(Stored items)
○ ○ ○ ○ ○

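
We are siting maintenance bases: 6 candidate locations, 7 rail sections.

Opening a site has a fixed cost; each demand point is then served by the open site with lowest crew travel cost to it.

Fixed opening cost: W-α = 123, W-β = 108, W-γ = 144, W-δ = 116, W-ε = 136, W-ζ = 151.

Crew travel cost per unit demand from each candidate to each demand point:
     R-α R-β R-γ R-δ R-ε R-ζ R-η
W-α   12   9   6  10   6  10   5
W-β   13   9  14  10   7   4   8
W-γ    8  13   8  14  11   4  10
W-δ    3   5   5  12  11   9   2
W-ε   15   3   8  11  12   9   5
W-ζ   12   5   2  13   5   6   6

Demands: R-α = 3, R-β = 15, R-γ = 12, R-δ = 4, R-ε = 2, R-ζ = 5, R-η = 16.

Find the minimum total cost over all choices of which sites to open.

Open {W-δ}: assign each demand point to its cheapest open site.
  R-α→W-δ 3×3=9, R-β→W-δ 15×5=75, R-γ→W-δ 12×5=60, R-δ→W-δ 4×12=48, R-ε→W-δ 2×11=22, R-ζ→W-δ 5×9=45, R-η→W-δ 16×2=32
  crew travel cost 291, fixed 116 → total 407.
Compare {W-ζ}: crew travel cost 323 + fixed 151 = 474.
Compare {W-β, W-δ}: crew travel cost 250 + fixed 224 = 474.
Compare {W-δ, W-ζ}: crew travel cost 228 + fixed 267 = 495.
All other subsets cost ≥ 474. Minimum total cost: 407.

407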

○ ○ ○ ○ ○

• _YOUR TASK_: All lines above that contain the word "candidate" are to be copied.

• _ANSWER TO THE PROBLEM_:
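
We are siting maintenance bases: 6 candidate locations, 7 rail sections.
Crew travel cost per unit demand from each candidate to each demand point: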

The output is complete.